[Dataset records Boundary: Start]

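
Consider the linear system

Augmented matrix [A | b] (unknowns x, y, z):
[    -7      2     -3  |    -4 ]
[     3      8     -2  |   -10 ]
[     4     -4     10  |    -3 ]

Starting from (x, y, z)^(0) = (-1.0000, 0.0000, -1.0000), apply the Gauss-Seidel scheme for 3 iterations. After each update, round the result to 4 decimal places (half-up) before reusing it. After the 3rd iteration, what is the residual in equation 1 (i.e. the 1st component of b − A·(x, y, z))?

0.0224

Iteration 1:
  x = (-4 - (2)·0.0000 - (-3)·-1.0000) / (-7) = 1.0000
  y = (-10 - (3)·1.0000 - (-2)·-1.0000) / (8) = -1.8750
  z = (-3 - (4)·1.0000 - (-4)·-1.8750) / (10) = -1.4500
Iteration 2:
  x = (-4 - (2)·-1.8750 - (-3)·-1.4500) / (-7) = 0.6571
  y = (-10 - (3)·0.6571 - (-2)·-1.4500) / (8) = -1.8589
  z = (-3 - (4)·0.6571 - (-4)·-1.8589) / (10) = -1.3064
Iteration 3:
  x = (-4 - (2)·-1.8589 - (-3)·-1.3064) / (-7) = 0.6002
  y = (-10 - (3)·0.6002 - (-2)·-1.3064) / (8) = -1.8017
  z = (-3 - (4)·0.6002 - (-4)·-1.8017) / (10) = -1.2608
Residual b − A·x = (0.0224, 0.0914, 0.0004)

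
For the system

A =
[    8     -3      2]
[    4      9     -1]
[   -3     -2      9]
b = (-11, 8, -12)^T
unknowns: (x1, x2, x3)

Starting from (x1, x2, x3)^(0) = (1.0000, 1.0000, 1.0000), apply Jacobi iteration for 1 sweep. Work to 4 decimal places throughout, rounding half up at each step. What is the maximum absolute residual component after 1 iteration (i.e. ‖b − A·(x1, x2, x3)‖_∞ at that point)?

7.6386

Iteration 1:
  x1 = (-11 - (-3)·1.0000 - (2)·1.0000) / (8) = -1.2500
  x2 = (8 - (4)·1.0000 - (-1)·1.0000) / (9) = 0.5556
  x3 = (-12 - (-3)·1.0000 - (-2)·1.0000) / (9) = -0.7778
Residual b − A·x = (2.2224, 7.2218, -7.6386); ∞-norm = 7.6386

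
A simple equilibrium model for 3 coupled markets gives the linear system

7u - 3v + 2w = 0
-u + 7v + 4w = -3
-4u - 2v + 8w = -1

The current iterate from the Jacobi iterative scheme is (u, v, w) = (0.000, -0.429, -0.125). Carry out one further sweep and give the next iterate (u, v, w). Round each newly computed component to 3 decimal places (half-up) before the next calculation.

One sweep:
  u = (0 - (-3)·-0.429 - (2)·-0.125) / (7) = -0.148
  v = (-3 - (-1)·0.000 - (4)·-0.125) / (7) = -0.357
  w = (-1 - (-4)·0.000 - (-2)·-0.429) / (8) = -0.232

(-0.148, -0.357, -0.232)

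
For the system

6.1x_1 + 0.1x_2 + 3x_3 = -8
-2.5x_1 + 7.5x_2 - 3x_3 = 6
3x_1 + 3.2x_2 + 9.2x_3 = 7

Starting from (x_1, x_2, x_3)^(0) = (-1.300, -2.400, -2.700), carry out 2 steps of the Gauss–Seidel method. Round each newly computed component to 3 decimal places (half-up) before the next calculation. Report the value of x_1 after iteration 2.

Iteration 1:
  x_1 = (-8 - (0.1)·-2.400 - (3)·-2.700) / (6.1) = 0.056
  x_2 = (6 - (-2.5)·0.056 - (-3)·-2.700) / (7.5) = -0.261
  x_3 = (7 - (3)·0.056 - (3.2)·-0.261) / (9.2) = 0.833
Iteration 2:
  x_1 = (-8 - (0.1)·-0.261 - (3)·0.833) / (6.1) = -1.717
  x_2 = (6 - (-2.5)·-1.717 - (-3)·0.833) / (7.5) = 0.561
  x_3 = (7 - (3)·-1.717 - (3.2)·0.561) / (9.2) = 1.126

-1.717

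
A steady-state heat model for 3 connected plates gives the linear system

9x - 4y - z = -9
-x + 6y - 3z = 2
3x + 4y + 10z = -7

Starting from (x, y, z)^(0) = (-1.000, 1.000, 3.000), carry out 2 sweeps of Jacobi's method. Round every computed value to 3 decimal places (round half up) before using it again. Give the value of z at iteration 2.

Iteration 1:
  x = (-9 - (-4)·1.000 - (-1)·3.000) / (9) = -0.222
  y = (2 - (-1)·-1.000 - (-3)·3.000) / (6) = 1.667
  z = (-7 - (3)·-1.000 - (4)·1.000) / (10) = -0.800
Iteration 2:
  x = (-9 - (-4)·1.667 - (-1)·-0.800) / (9) = -0.348
  y = (2 - (-1)·-0.222 - (-3)·-0.800) / (6) = -0.104
  z = (-7 - (3)·-0.222 - (4)·1.667) / (10) = -1.300

-1.300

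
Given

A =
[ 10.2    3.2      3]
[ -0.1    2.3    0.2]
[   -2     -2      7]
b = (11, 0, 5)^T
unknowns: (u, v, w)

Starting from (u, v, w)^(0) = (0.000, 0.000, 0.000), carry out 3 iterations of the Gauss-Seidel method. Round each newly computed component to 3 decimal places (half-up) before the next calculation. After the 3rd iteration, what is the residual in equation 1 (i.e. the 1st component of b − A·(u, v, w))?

-0.109

Iteration 1:
  u = (11 - (3.2)·0.000 - (3)·0.000) / (10.2) = 1.078
  v = (0 - (-0.1)·1.078 - (0.2)·0.000) / (2.3) = 0.047
  w = (5 - (-2)·1.078 - (-2)·0.047) / (7) = 1.036
Iteration 2:
  u = (11 - (3.2)·0.047 - (3)·1.036) / (10.2) = 0.759
  v = (0 - (-0.1)·0.759 - (0.2)·1.036) / (2.3) = -0.057
  w = (5 - (-2)·0.759 - (-2)·-0.057) / (7) = 0.915
Iteration 3:
  u = (11 - (3.2)·-0.057 - (3)·0.915) / (10.2) = 0.827
  v = (0 - (-0.1)·0.827 - (0.2)·0.915) / (2.3) = -0.044
  w = (5 - (-2)·0.827 - (-2)·-0.044) / (7) = 0.938
Residual b − A·x = (-0.109, -0.004, 0.000)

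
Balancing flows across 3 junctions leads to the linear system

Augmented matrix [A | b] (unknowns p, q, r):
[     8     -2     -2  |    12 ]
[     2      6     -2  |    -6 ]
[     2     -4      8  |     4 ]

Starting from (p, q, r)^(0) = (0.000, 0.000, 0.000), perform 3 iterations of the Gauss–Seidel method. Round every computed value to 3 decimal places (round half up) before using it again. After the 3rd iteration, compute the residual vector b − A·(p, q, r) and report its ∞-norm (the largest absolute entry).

Iteration 1:
  p = (12 - (-2)·0.000 - (-2)·0.000) / (8) = 1.500
  q = (-6 - (2)·1.500 - (-2)·0.000) / (6) = -1.500
  r = (4 - (2)·1.500 - (-4)·-1.500) / (8) = -0.625
Iteration 2:
  p = (12 - (-2)·-1.500 - (-2)·-0.625) / (8) = 0.969
  q = (-6 - (2)·0.969 - (-2)·-0.625) / (6) = -1.531
  r = (4 - (2)·0.969 - (-4)·-1.531) / (8) = -0.508
Iteration 3:
  p = (12 - (-2)·-1.531 - (-2)·-0.508) / (8) = 0.990
  q = (-6 - (2)·0.990 - (-2)·-0.508) / (6) = -1.499
  r = (4 - (2)·0.990 - (-4)·-1.499) / (8) = -0.497
Residual b − A·x = (0.088, 0.020, 0.000); ∞-norm = 0.088

0.088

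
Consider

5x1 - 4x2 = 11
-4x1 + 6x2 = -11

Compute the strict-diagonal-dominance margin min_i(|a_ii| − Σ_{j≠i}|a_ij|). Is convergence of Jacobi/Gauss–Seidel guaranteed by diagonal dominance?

1

row 1: |5| − (4) = 1
row 2: |6| − (4) = 2
minimum over rows = 1 → strictly diagonally dominant (convergence guaranteed)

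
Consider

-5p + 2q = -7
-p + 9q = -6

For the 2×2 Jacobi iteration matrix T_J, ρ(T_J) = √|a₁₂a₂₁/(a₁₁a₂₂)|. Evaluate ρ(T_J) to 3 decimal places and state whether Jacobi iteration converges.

a₁₂a₂₁/(a₁₁a₂₂) = (2)·(-1) / ((-5)·(9)) = 0.044444
ρ = √|0.044444| = √0.044444 = 0.211
ρ < 1, so Jacobi converges

0.211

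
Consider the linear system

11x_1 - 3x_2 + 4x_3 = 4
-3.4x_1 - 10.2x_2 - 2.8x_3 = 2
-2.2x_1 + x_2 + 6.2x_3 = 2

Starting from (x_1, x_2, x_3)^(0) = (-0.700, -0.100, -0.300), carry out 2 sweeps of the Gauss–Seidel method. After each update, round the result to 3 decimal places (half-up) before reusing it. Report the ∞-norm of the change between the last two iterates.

Iteration 1:
  x_1 = (4 - (-3)·-0.100 - (4)·-0.300) / (11) = 0.445
  x_2 = (2 - (-3.4)·0.445 - (-2.8)·-0.300) / (-10.2) = -0.262
  x_3 = (2 - (-2.2)·0.445 - (1)·-0.262) / (6.2) = 0.523
Iteration 2:
  x_1 = (4 - (-3)·-0.262 - (4)·0.523) / (11) = 0.102
  x_2 = (2 - (-3.4)·0.102 - (-2.8)·0.523) / (-10.2) = -0.374
  x_3 = (2 - (-2.2)·0.102 - (1)·-0.374) / (6.2) = 0.419
Change: (-0.343, -0.112, -0.104) → max |·| = 0.343

0.343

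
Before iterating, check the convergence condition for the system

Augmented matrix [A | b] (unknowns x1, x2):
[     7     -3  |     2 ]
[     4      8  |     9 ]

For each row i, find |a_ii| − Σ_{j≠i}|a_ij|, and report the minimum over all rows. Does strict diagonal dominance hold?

row 1: |7| − (3) = 4
row 2: |8| − (4) = 4
minimum over rows = 4 → strictly diagonally dominant (convergence guaranteed)

4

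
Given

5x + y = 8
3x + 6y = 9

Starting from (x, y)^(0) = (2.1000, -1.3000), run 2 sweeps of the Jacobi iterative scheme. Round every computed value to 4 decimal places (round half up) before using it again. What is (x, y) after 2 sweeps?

Iteration 1:
  x = (8 - (1)·-1.3000) / (5) = 1.8600
  y = (9 - (3)·2.1000) / (6) = 0.4500
Iteration 2:
  x = (8 - (1)·0.4500) / (5) = 1.5100
  y = (9 - (3)·1.8600) / (6) = 0.5700

(1.5100, 0.5700)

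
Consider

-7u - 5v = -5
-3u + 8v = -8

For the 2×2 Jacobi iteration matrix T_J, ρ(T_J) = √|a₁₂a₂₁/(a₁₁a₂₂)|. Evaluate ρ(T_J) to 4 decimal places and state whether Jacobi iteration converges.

0.5175

a₁₂a₂₁/(a₁₁a₂₂) = (-5)·(-3) / ((-7)·(8)) = -0.267857
ρ = √|-0.267857| = √0.267857 = 0.5175
ρ < 1, so Jacobi converges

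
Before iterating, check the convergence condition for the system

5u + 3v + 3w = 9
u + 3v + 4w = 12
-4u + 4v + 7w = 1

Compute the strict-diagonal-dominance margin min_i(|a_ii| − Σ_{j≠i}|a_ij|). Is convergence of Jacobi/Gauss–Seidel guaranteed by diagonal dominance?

row 1: |5| − (3+3) = -1
row 2: |3| − (1+4) = -2
row 3: |7| − (4+4) = -1
minimum over rows = -2 → not strictly diagonally dominant

-2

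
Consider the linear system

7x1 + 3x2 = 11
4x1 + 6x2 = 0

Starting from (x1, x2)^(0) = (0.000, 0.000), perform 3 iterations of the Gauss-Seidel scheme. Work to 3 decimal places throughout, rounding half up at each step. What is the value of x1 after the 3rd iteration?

Iteration 1:
  x1 = (11 - (3)·0.000) / (7) = 1.571
  x2 = (0 - (4)·1.571) / (6) = -1.047
Iteration 2:
  x1 = (11 - (3)·-1.047) / (7) = 2.020
  x2 = (0 - (4)·2.020) / (6) = -1.347
Iteration 3:
  x1 = (11 - (3)·-1.347) / (7) = 2.149
  x2 = (0 - (4)·2.149) / (6) = -1.433

2.149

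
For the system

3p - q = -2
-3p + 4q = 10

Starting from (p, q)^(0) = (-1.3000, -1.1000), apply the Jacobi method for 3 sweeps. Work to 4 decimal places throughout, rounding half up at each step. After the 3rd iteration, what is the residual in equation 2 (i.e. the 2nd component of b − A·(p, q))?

Iteration 1:
  p = (-2 - (-1)·-1.1000) / (3) = -1.0333
  q = (10 - (-3)·-1.3000) / (4) = 1.5250
Iteration 2:
  p = (-2 - (-1)·1.5250) / (3) = -0.1583
  q = (10 - (-3)·-1.0333) / (4) = 1.7250
Iteration 3:
  p = (-2 - (-1)·1.7250) / (3) = -0.0917
  q = (10 - (-3)·-0.1583) / (4) = 2.3813
Residual b − A·x = (0.6564, 0.1997)

0.1997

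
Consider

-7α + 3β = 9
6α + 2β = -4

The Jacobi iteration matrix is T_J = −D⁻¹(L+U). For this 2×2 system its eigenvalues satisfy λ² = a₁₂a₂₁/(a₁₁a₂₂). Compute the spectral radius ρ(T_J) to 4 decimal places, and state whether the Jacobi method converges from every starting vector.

1.1339

a₁₂a₂₁/(a₁₁a₂₂) = (3)·(6) / ((-7)·(2)) = -1.285714
ρ = √|-1.285714| = √1.285714 = 1.1339
ρ > 1, so Jacobi diverges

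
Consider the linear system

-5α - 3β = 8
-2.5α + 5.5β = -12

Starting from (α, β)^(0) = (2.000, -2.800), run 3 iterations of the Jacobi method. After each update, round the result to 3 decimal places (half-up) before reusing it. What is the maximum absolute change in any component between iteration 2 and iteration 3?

Iteration 1:
  α = (8 - (-3)·-2.800) / (-5) = 0.080
  β = (-12 - (-2.5)·2.000) / (5.5) = -1.273
Iteration 2:
  α = (8 - (-3)·-1.273) / (-5) = -0.836
  β = (-12 - (-2.5)·0.080) / (5.5) = -2.145
Iteration 3:
  α = (8 - (-3)·-2.145) / (-5) = -0.313
  β = (-12 - (-2.5)·-0.836) / (5.5) = -2.562
Change: (0.523, -0.417) → max |·| = 0.523

0.523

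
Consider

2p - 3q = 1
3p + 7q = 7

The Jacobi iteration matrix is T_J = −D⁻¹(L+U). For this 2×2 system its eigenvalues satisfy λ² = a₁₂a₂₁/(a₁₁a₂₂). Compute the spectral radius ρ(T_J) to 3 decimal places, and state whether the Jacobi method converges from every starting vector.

a₁₂a₂₁/(a₁₁a₂₂) = (-3)·(3) / ((2)·(7)) = -0.642857
ρ = √|-0.642857| = √0.642857 = 0.802
ρ < 1, so Jacobi converges

0.802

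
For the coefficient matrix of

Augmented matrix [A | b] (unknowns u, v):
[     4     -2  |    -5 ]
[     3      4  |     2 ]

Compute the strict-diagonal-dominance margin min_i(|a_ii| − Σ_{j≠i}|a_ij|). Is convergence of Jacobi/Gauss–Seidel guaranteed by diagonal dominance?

row 1: |4| − (2) = 2
row 2: |4| − (3) = 1
minimum over rows = 1 → strictly diagonally dominant (convergence guaranteed)

1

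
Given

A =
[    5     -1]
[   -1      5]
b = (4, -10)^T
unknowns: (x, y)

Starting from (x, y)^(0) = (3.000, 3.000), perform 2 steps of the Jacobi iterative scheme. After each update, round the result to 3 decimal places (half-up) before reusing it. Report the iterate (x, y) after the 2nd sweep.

(0.520, -1.720)

Iteration 1:
  x = (4 - (-1)·3.000) / (5) = 1.400
  y = (-10 - (-1)·3.000) / (5) = -1.400
Iteration 2:
  x = (4 - (-1)·-1.400) / (5) = 0.520
  y = (-10 - (-1)·1.400) / (5) = -1.720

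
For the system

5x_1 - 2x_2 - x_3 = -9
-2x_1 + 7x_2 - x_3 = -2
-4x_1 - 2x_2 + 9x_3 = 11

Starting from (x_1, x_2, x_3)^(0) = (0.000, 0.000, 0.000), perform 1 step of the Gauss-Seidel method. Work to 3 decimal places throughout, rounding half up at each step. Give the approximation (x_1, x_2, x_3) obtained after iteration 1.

Iteration 1:
  x_1 = (-9 - (-2)·0.000 - (-1)·0.000) / (5) = -1.800
  x_2 = (-2 - (-2)·-1.800 - (-1)·0.000) / (7) = -0.800
  x_3 = (11 - (-4)·-1.800 - (-2)·-0.800) / (9) = 0.244

(-1.800, -0.800, 0.244)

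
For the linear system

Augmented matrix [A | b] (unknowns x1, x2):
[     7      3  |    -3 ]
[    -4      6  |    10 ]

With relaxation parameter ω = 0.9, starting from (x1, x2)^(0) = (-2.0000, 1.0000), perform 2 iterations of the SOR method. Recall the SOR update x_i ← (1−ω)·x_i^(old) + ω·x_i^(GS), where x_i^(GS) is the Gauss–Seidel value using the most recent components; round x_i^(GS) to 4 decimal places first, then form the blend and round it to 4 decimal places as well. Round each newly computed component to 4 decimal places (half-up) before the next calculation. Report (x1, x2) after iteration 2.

(-0.8752, 1.0766)

Iteration 1:
  x1: GS value = (-3 - (3)·1.0000) / (7) = -0.8571;  x1 ← (1−ω)·-2.0000 + ω·-0.8571 = -0.9714
  x2: GS value = (10 - (-4)·-0.9714) / (6) = 1.0191;  x2 ← (1−ω)·1.0000 + ω·1.0191 = 1.0172
Iteration 2:
  x1: GS value = (-3 - (3)·1.0172) / (7) = -0.8645;  x1 ← (1−ω)·-0.9714 + ω·-0.8645 = -0.8752
  x2: GS value = (10 - (-4)·-0.8752) / (6) = 1.0832;  x2 ← (1−ω)·1.0172 + ω·1.0832 = 1.0766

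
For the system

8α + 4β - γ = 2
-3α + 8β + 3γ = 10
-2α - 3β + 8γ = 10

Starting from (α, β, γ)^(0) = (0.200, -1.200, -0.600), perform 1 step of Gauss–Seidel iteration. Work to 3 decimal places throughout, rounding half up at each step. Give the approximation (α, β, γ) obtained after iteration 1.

Iteration 1:
  α = (2 - (4)·-1.200 - (-1)·-0.600) / (8) = 0.775
  β = (10 - (-3)·0.775 - (3)·-0.600) / (8) = 1.766
  γ = (10 - (-2)·0.775 - (-3)·1.766) / (8) = 2.106

(0.775, 1.766, 2.106)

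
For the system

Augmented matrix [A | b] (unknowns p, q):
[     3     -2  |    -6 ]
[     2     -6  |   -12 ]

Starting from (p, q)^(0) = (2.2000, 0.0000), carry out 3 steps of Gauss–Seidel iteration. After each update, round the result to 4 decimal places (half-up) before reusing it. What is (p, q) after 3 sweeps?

(-0.9136, 1.6955)

Iteration 1:
  p = (-6 - (-2)·0.0000) / (3) = -2.0000
  q = (-12 - (2)·-2.0000) / (-6) = 1.3333
Iteration 2:
  p = (-6 - (-2)·1.3333) / (3) = -1.1111
  q = (-12 - (2)·-1.1111) / (-6) = 1.6296
Iteration 3:
  p = (-6 - (-2)·1.6296) / (3) = -0.9136
  q = (-12 - (2)·-0.9136) / (-6) = 1.6955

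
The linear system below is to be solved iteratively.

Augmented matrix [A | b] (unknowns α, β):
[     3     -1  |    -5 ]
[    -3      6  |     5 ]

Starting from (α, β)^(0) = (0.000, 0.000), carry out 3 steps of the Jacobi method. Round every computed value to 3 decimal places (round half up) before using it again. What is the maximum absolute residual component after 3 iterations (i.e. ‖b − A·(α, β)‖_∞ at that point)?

Iteration 1:
  α = (-5 - (-1)·0.000) / (3) = -1.667
  β = (5 - (-3)·0.000) / (6) = 0.833
Iteration 2:
  α = (-5 - (-1)·0.833) / (3) = -1.389
  β = (5 - (-3)·-1.667) / (6) = 0.000
Iteration 3:
  α = (-5 - (-1)·0.000) / (3) = -1.667
  β = (5 - (-3)·-1.389) / (6) = 0.139
Residual b − A·x = (0.140, -0.835); ∞-norm = 0.835

0.835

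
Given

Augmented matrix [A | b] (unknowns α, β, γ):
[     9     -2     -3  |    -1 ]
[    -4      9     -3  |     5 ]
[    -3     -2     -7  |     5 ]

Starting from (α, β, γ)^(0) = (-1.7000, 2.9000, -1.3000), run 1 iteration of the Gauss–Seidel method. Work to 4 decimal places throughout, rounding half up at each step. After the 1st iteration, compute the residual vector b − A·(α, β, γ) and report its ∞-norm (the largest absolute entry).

3.9810

Iteration 1:
  α = (-1 - (-2)·2.9000 - (-3)·-1.3000) / (9) = 0.1000
  β = (5 - (-4)·0.1000 - (-3)·-1.3000) / (9) = 0.1667
  γ = (5 - (-3)·0.1000 - (-2)·0.1667) / (-7) = -0.8048
Residual b − A·x = (-3.9810, 1.4853, -0.0002); ∞-norm = 3.9810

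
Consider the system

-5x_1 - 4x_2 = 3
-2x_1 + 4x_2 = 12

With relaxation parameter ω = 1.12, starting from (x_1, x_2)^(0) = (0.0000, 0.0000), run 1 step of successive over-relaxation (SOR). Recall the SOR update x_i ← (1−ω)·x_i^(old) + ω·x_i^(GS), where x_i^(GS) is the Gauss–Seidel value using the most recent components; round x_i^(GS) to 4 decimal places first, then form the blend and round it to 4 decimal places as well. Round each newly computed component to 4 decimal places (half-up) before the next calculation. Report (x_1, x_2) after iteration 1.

Iteration 1:
  x_1: GS value = (3 - (-4)·0.0000) / (-5) = -0.6000;  x_1 ← (1−ω)·0.0000 + ω·-0.6000 = -0.6720
  x_2: GS value = (12 - (-2)·-0.6720) / (4) = 2.6640;  x_2 ← (1−ω)·0.0000 + ω·2.6640 = 2.9837

(-0.6720, 2.9837)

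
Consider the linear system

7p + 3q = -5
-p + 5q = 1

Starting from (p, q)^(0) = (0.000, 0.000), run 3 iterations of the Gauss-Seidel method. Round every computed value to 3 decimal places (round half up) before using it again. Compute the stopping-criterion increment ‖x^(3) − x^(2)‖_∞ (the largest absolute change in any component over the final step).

Iteration 1:
  p = (-5 - (3)·0.000) / (7) = -0.714
  q = (1 - (-1)·-0.714) / (5) = 0.057
Iteration 2:
  p = (-5 - (3)·0.057) / (7) = -0.739
  q = (1 - (-1)·-0.739) / (5) = 0.052
Iteration 3:
  p = (-5 - (3)·0.052) / (7) = -0.737
  q = (1 - (-1)·-0.737) / (5) = 0.053
Change: (0.002, 0.001) → max |·| = 0.002

0.002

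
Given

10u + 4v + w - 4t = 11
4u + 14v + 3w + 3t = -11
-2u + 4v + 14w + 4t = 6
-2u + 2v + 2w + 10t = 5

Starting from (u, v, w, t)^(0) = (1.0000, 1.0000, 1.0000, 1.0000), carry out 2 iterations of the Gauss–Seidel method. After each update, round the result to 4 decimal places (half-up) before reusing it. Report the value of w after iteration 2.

0.9469

Iteration 1:
  u = (11 - (4)·1.0000 - (1)·1.0000 - (-4)·1.0000) / (10) = 1.0000
  v = (-11 - (4)·1.0000 - (3)·1.0000 - (3)·1.0000) / (14) = -1.5000
  w = (6 - (-2)·1.0000 - (4)·-1.5000 - (4)·1.0000) / (14) = 0.7143
  t = (5 - (-2)·1.0000 - (2)·-1.5000 - (2)·0.7143) / (10) = 0.8571
Iteration 2:
  u = (11 - (4)·-1.5000 - (1)·0.7143 - (-4)·0.8571) / (10) = 1.9714
  v = (-11 - (4)·1.9714 - (3)·0.7143 - (3)·0.8571) / (14) = -1.6857
  w = (6 - (-2)·1.9714 - (4)·-1.6857 - (4)·0.8571) / (14) = 0.9469
  t = (5 - (-2)·1.9714 - (2)·-1.6857 - (2)·0.9469) / (10) = 1.0420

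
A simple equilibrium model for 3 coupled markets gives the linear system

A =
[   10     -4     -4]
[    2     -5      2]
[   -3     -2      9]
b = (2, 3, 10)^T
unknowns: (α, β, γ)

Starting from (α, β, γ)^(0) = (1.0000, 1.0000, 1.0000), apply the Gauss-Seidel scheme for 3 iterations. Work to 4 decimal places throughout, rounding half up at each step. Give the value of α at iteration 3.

Iteration 1:
  α = (2 - (-4)·1.0000 - (-4)·1.0000) / (10) = 1.0000
  β = (3 - (2)·1.0000 - (2)·1.0000) / (-5) = 0.2000
  γ = (10 - (-3)·1.0000 - (-2)·0.2000) / (9) = 1.4889
Iteration 2:
  α = (2 - (-4)·0.2000 - (-4)·1.4889) / (10) = 0.8756
  β = (3 - (2)·0.8756 - (2)·1.4889) / (-5) = 0.3458
  γ = (10 - (-3)·0.8756 - (-2)·0.3458) / (9) = 1.4798
Iteration 3:
  α = (2 - (-4)·0.3458 - (-4)·1.4798) / (10) = 0.9302
  β = (3 - (2)·0.9302 - (2)·1.4798) / (-5) = 0.3640
  γ = (10 - (-3)·0.9302 - (-2)·0.3640) / (9) = 1.5021

0.9302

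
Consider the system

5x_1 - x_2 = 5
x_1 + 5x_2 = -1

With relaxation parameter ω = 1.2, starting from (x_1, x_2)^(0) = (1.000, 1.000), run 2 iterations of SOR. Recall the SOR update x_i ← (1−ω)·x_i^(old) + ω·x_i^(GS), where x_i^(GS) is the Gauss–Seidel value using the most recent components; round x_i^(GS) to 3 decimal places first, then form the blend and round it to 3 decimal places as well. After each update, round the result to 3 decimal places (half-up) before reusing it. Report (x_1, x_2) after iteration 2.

(0.774, -0.278)

Iteration 1:
  x_1: GS value = (5 - (-1)·1.000) / (5) = 1.200;  x_1 ← (1−ω)·1.000 + ω·1.200 = 1.240
  x_2: GS value = (-1 - (1)·1.240) / (5) = -0.448;  x_2 ← (1−ω)·1.000 + ω·-0.448 = -0.738
Iteration 2:
  x_1: GS value = (5 - (-1)·-0.738) / (5) = 0.852;  x_1 ← (1−ω)·1.240 + ω·0.852 = 0.774
  x_2: GS value = (-1 - (1)·0.774) / (5) = -0.355;  x_2 ← (1−ω)·-0.738 + ω·-0.355 = -0.278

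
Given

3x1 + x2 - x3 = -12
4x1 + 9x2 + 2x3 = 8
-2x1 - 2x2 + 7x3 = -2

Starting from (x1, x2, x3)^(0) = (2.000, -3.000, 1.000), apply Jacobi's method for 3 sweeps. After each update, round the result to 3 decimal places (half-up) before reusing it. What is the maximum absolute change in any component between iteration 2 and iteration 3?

0.988

Iteration 1:
  x1 = (-12 - (1)·-3.000 - (-1)·1.000) / (3) = -2.667
  x2 = (8 - (4)·2.000 - (2)·1.000) / (9) = -0.222
  x3 = (-2 - (-2)·2.000 - (-2)·-3.000) / (7) = -0.571
Iteration 2:
  x1 = (-12 - (1)·-0.222 - (-1)·-0.571) / (3) = -4.116
  x2 = (8 - (4)·-2.667 - (2)·-0.571) / (9) = 2.201
  x3 = (-2 - (-2)·-2.667 - (-2)·-0.222) / (7) = -1.111
Iteration 3:
  x1 = (-12 - (1)·2.201 - (-1)·-1.111) / (3) = -5.104
  x2 = (8 - (4)·-4.116 - (2)·-1.111) / (9) = 2.965
  x3 = (-2 - (-2)·-4.116 - (-2)·2.201) / (7) = -0.833
Change: (-0.988, 0.764, 0.278) → max |·| = 0.988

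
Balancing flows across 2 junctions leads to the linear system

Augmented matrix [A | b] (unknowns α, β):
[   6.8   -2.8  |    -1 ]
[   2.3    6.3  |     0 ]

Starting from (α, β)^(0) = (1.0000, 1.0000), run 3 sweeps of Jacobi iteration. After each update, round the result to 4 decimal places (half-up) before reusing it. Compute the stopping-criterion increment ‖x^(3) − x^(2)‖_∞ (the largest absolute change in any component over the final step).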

[Dataset records Boundary: End]

Problem to work on ->
A complete answer gives every line of the data that includes "leads".

The answer ->
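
Balancing flows across 3 junctions leads to the linear system
Balancing flows across 2 junctions leads to the linear system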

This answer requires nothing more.